BEGIN Supplied data

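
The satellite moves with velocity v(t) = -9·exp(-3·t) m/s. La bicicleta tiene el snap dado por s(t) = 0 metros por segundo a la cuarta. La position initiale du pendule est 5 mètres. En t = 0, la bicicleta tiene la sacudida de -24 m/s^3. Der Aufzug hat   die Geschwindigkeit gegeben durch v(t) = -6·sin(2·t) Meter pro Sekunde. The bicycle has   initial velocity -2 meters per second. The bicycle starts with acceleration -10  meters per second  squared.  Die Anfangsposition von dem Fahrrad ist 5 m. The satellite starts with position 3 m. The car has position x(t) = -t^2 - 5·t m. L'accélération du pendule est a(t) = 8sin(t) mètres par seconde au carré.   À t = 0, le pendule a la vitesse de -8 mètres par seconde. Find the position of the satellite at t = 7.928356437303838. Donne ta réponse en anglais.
To find the answer, we compute 1 integral of v(t) = -9·exp(-3·t). Finding the antiderivative of v(t) and using x(0) = 3: x(t) = 3·exp(-3·t). We have position x(t) = 3·exp(-3·t). Substituting t = 7.928356437303838: x(7.928356437303838) = 1.40409631923895E-10.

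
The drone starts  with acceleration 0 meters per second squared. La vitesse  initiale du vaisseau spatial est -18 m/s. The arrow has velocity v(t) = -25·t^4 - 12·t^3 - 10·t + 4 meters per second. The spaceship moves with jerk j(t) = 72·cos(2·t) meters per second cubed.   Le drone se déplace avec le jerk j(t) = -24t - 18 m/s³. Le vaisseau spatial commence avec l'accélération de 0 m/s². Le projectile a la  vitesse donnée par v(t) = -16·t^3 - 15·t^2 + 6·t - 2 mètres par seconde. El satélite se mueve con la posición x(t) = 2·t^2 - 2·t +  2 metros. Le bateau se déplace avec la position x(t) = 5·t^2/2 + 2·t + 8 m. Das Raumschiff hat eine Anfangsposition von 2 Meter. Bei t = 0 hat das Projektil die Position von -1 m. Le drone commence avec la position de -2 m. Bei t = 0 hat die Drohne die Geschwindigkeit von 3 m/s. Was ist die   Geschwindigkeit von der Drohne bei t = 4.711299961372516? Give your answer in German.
Wir müssen unsere Gleichung für den Ruck j(t) = -24·t - 18 2-mal integrieren. Das Integral von dem Ruck ist die Beschleunigung. Mit a(0) = 0 erhalten wir a(t) = 6·t·(-2·t - 3). Durch Integration von der Beschleunigung und Verwendung der Anfangsbedingung v(0) = 3, erhalten wir v(t) = -4·t^3 - 9·t^2 + 3. Wir haben die Geschwindigkeit v(t) = -4·t^3 - 9·t^2 + 3. Durch Einsetzen von t = 4.711299961372516: v(4.711299961372516) = -615.061727133177.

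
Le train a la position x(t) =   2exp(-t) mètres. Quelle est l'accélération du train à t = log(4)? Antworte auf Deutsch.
Wir müssen unsere Gleichung für die Position x(t) = 2·exp(-t) 2-mal ableiten. Durch Ableiten von der Position erhalten wir die Geschwindigkeit: v(t) = -2·exp(-t). Die Ableitung von der Geschwindigkeit ergibt die Beschleunigung: a(t) = 2·exp(-t). Mit a(t) = 2·exp(-t) und Einsetzen von t = log(4), finden wir a = 1/2.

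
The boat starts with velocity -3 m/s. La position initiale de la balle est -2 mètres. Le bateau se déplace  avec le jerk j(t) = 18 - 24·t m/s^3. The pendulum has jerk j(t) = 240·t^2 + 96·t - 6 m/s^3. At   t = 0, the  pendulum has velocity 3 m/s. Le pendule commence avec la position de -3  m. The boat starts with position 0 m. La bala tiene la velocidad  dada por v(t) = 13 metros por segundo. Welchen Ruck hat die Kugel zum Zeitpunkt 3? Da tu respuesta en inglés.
We must differentiate our velocity equation v(t) = 13 2 times. The derivative of velocity gives acceleration: a(t) = 0. Taking d/dt of a(t), we find j(t) = 0. From the given jerk equation j(t) = 0, we substitute t = 3 to get j = 0.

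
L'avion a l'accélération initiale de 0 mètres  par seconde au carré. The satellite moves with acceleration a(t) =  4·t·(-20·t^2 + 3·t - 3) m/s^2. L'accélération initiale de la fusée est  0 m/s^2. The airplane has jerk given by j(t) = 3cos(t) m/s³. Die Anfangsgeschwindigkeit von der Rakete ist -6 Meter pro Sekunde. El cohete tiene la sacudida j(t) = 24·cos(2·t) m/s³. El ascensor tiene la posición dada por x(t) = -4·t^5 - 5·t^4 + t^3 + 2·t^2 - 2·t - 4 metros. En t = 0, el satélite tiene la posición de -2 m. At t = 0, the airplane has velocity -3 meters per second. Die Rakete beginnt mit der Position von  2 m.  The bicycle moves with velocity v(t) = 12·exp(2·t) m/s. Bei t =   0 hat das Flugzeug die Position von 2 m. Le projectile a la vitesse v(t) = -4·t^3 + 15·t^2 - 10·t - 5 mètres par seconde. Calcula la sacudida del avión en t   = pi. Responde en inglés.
Using j(t) = 3·cos(t) and substituting t = pi, we find j = -3.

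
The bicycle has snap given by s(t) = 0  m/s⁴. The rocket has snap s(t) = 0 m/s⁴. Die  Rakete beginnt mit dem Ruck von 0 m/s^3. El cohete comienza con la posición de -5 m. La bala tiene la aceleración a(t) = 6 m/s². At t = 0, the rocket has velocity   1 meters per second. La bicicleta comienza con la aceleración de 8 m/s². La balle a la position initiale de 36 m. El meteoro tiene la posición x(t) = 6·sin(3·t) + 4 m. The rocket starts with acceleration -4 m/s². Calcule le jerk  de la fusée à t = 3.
Pour résoudre ceci, nous devons prendre 1 intégrale de notre équation du snap s(t) = 0. L'intégrale du snap est le jerk. En utilisant j(0) = 0, nous obtenons j(t) = 0. En utilisant j(t) = 0 et en substituant t = 3, nous trouvons j = 0.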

END Supplied data

_Exercise_. Retype every entry word for word.

_Reply_.
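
The satellite moves with velocity v(t) = -9·exp(-3·t) m/s. La bicicleta tiene el snap dado por s(t) = 0 metros por segundo a la cuarta. La position initiale du pendule est 5 mètres. En t = 0, la bicicleta tiene la sacudida de -24 m/s^3. Der Aufzug hat   die Geschwindigkeit gegeben durch v(t) = -6·sin(2·t) Meter pro Sekunde. The bicycle has   initial velocity -2 meters per second. The bicycle starts with acceleration -10  meters per second  squared.  Die Anfangsposition von dem Fahrrad ist 5 m. The satellite starts with position 3 m. The car has position x(t) = -t^2 - 5·t m. L'accélération du pendule est a(t) = 8sin(t) mètres par seconde au carré.   À t = 0, le pendule a la vitesse de -8 mètres par seconde. Find the position of the satellite at t = 7.928356437303838. Donne ta réponse en anglais.
To find the answer, we compute 1 integral of v(t) = -9·exp(-3·t). Finding the antiderivative of v(t) and using x(0) = 3: x(t) = 3·exp(-3·t). We have position x(t) = 3·exp(-3·t). Substituting t = 7.928356437303838: x(7.928356437303838) = 1.40409631923895E-10.

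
The drone starts  with acceleration 0 meters per second squared. La vitesse  initiale du vaisseau spatial est -18 m/s. The arrow has velocity v(t) = -25·t^4 - 12·t^3 - 10·t + 4 meters per second. The spaceship moves with jerk j(t) = 72·cos(2·t) meters per second cubed.   Le drone se déplace avec le jerk j(t) = -24t - 18 m/s³. Le vaisseau spatial commence avec l'accélération de 0 m/s². Le projectile a la  vitesse donnée par v(t) = -16·t^3 - 15·t^2 + 6·t - 2 mètres par seconde. El satélite se mueve con la posición x(t) = 2·t^2 - 2·t +  2 metros. Le bateau se déplace avec la position x(t) = 5·t^2/2 + 2·t + 8 m. Das Raumschiff hat eine Anfangsposition von 2 Meter. Bei t = 0 hat das Projektil die Position von -1 m. Le drone commence avec la position de -2 m. Bei t = 0 hat die Drohne die Geschwindigkeit von 3 m/s. Was ist die   Geschwindigkeit von der Drohne bei t = 4.711299961372516? Give your answer in German.
Wir müssen unsere Gleichung für den Ruck j(t) = -24·t - 18 2-mal integrieren. Das Integral von dem Ruck ist die Beschleunigung. Mit a(0) = 0 erhalten wir a(t) = 6·t·(-2·t - 3). Durch Integration von der Beschleunigung und Verwendung der Anfangsbedingung v(0) = 3, erhalten wir v(t) = -4·t^3 - 9·t^2 + 3. Wir haben die Geschwindigkeit v(t) = -4·t^3 - 9·t^2 + 3. Durch Einsetzen von t = 4.711299961372516: v(4.711299961372516) = -615.061727133177.

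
Le train a la position x(t) =   2exp(-t) mètres. Quelle est l'accélération du train à t = log(4)? Antworte auf Deutsch.
Wir müssen unsere Gleichung für die Position x(t) = 2·exp(-t) 2-mal ableiten. Durch Ableiten von der Position erhalten wir die Geschwindigkeit: v(t) = -2·exp(-t). Die Ableitung von der Geschwindigkeit ergibt die Beschleunigung: a(t) = 2·exp(-t). Mit a(t) = 2·exp(-t) und Einsetzen von t = log(4), finden wir a = 1/2.

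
The boat starts with velocity -3 m/s. La position initiale de la balle est -2 mètres. Le bateau se déplace  avec le jerk j(t) = 18 - 24·t m/s^3. The pendulum has jerk j(t) = 240·t^2 + 96·t - 6 m/s^3. At   t = 0, the  pendulum has velocity 3 m/s. Le pendule commence avec la position de -3  m. The boat starts with position 0 m. La bala tiene la velocidad  dada por v(t) = 13 metros por segundo. Welchen Ruck hat die Kugel zum Zeitpunkt 3? Da tu respuesta en inglés.
We must differentiate our velocity equation v(t) = 13 2 times. The derivative of velocity gives acceleration: a(t) = 0. Taking d/dt of a(t), we find j(t) = 0. From the given jerk equation j(t) = 0, we substitute t = 3 to get j = 0.

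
L'avion a l'accélération initiale de 0 mètres  par seconde au carré. The satellite moves with acceleration a(t) =  4·t·(-20·t^2 + 3·t - 3) m/s^2. L'accélération initiale de la fusée est  0 m/s^2. The airplane has jerk given by j(t) = 3cos(t) m/s³. Die Anfangsgeschwindigkeit von der Rakete ist -6 Meter pro Sekunde. El cohete tiene la sacudida j(t) = 24·cos(2·t) m/s³. El ascensor tiene la posición dada por x(t) = -4·t^5 - 5·t^4 + t^3 + 2·t^2 - 2·t - 4 metros. En t = 0, el satélite tiene la posición de -2 m. At t = 0, the airplane has velocity -3 meters per second. Die Rakete beginnt mit der Position von  2 m.  The bicycle moves with velocity v(t) = 12·exp(2·t) m/s. Bei t =   0 hat das Flugzeug die Position von 2 m. Le projectile a la vitesse v(t) = -4·t^3 + 15·t^2 - 10·t - 5 mètres par seconde. Calcula la sacudida del avión en t   = pi. Responde en inglés.
Using j(t) = 3·cos(t) and substituting t = pi, we find j = -3.

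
The bicycle has snap given by s(t) = 0  m/s⁴. The rocket has snap s(t) = 0 m/s⁴. Die  Rakete beginnt mit dem Ruck von 0 m/s^3. El cohete comienza con la posición de -5 m. La bala tiene la aceleración a(t) = 6 m/s². At t = 0, the rocket has velocity   1 meters per second. La bicicleta comienza con la aceleración de 8 m/s². La balle a la position initiale de 36 m. El meteoro tiene la posición x(t) = 6·sin(3·t) + 4 m. The rocket starts with acceleration -4 m/s². Calcule le jerk  de la fusée à t = 3.
Pour résoudre ceci, nous devons prendre 1 intégrale de notre équation du snap s(t) = 0. L'intégrale du snap est le jerk. En utilisant j(0) = 0, nous obtenons j(t) = 0. En utilisant j(t) = 0 et en substituant t = 3, nous trouvons j = 0.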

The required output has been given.